_Exercise material_.
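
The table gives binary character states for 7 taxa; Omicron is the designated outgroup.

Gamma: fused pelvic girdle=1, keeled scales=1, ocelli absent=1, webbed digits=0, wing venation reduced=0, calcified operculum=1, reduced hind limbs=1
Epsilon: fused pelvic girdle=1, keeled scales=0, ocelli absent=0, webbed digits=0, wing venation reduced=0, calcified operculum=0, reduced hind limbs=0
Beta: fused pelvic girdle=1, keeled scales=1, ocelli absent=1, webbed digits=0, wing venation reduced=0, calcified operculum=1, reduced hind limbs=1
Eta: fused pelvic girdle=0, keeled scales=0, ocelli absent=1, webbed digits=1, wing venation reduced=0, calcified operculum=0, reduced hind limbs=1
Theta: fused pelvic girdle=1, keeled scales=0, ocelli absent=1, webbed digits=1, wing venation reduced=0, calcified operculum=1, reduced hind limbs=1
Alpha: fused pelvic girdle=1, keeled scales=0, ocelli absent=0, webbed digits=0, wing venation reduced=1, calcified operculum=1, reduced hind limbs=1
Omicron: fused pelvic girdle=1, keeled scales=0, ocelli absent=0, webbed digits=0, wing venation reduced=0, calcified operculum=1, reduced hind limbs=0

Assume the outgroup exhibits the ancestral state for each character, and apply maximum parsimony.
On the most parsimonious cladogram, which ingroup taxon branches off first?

Character polarity is set by the outgroup: the derived state is whichever differs from the outgroup's state, so for fused pelvic girdle, calcified operculum the derived state is '0', and for the remaining characters it is '1'.
fused pelvic girdle (derived state '0') is unique to Eta (autapomorphy; uninformative for grouping).
keeled scales: derived state '1' in Beta and Gamma only — synapomorphy for {Beta, Gamma}.
ocelli absent (derived state '1') is shared by Beta, Eta, Gamma, and Theta — a synapomorphy uniting that clade.
webbed digits: derived state '1' in Eta and Theta only — synapomorphy for {Eta, Theta}.
wing venation reduced (derived state '1') is unique to Alpha (autapomorphy; uninformative for grouping).
calcified operculum (state '0') occurs in Epsilon and Eta but conflicts with the nesting implied by the other characters — most parsimoniously interpreted as homoplasy.
reduced hind limbs (derived state '1') is shared by Alpha, Beta, Eta, Gamma, and Theta — a synapomorphy uniting that clade.
Most parsimonious ingroup topology: ((((Eta,Theta),(Beta,Gamma)),Alpha),Epsilon).
Epsilon is sister to the clade containing all other ingroup taxa, so it is the earliest-diverging (most basal) ingroup lineage.

Epsilon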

_What you need to do_.
Repeat the data word for word. Leave nothing out.

_Output below_.
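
The table gives binary character states for 7 taxa; Omicron is the designated outgroup.

Gamma: fused pelvic girdle=1, keeled scales=1, ocelli absent=1, webbed digits=0, wing venation reduced=0, calcified operculum=1, reduced hind limbs=1
Epsilon: fused pelvic girdle=1, keeled scales=0, ocelli absent=0, webbed digits=0, wing venation reduced=0, calcified operculum=0, reduced hind limbs=0
Beta: fused pelvic girdle=1, keeled scales=1, ocelli absent=1, webbed digits=0, wing venation reduced=0, calcified operculum=1, reduced hind limbs=1
Eta: fused pelvic girdle=0, keeled scales=0, ocelli absent=1, webbed digits=1, wing venation reduced=0, calcified operculum=0, reduced hind limbs=1
Theta: fused pelvic girdle=1, keeled scales=0, ocelli absent=1, webbed digits=1, wing venation reduced=0, calcified operculum=1, reduced hind limbs=1
Alpha: fused pelvic girdle=1, keeled scales=0, ocelli absent=0, webbed digits=0, wing venation reduced=1, calcified operculum=1, reduced hind limbs=1
Omicron: fused pelvic girdle=1, keeled scales=0, ocelli absent=0, webbed digits=0, wing venation reduced=0, calcified operculum=1, reduced hind limbs=0

Assume the outgroup exhibits the ancestral state for each character, and apply maximum parsimony.
On the most parsimonious cladogram, which ingroup taxon branches off first?

Character polarity is set by the outgroup: the derived state is whichever differs from the outgroup's state, so for fused pelvic girdle, calcified operculum the derived state is '0', and for the remaining characters it is '1'.
fused pelvic girdle (derived state '0') is unique to Eta (autapomorphy; uninformative for grouping).
keeled scales: derived state '1' in Beta and Gamma only — synapomorphy for {Beta, Gamma}.
ocelli absent (derived state '1') is shared by Beta, Eta, Gamma, and Theta — a synapomorphy uniting that clade.
webbed digits: derived state '1' in Eta and Theta only — synapomorphy for {Eta, Theta}.
wing venation reduced (derived state '1') is unique to Alpha (autapomorphy; uninformative for grouping).
calcified operculum (state '0') occurs in Epsilon and Eta but conflicts with the nesting implied by the other characters — most parsimoniously interpreted as homoplasy.
reduced hind limbs (derived state '1') is shared by Alpha, Beta, Eta, Gamma, and Theta — a synapomorphy uniting that clade.
Most parsimonious ingroup topology: ((((Eta,Theta),(Beta,Gamma)),Alpha),Epsilon).
Epsilon is sister to the clade containing all other ingroup taxa, so it is the earliest-diverging (most basal) ingroup lineage.

Epsilon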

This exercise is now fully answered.